AIM OF THE TASK
The required result is each line of the entries below containing the string "NAND".

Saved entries
******************************

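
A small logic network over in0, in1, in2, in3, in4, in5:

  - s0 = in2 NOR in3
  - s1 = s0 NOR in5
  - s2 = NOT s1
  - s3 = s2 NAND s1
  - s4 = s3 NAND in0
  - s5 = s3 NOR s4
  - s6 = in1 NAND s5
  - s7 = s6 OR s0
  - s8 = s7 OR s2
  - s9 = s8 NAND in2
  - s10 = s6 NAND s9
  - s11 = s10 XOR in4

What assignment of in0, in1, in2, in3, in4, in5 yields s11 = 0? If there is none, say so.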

******************************

RESULT FOR THIS EXERCISE
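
  - s3 = s2 NAND s1
  - s4 = s3 NAND in0
  - s6 = in1 NAND s5
  - s9 = s8 NAND in2
  - s10 = s6 NAND s9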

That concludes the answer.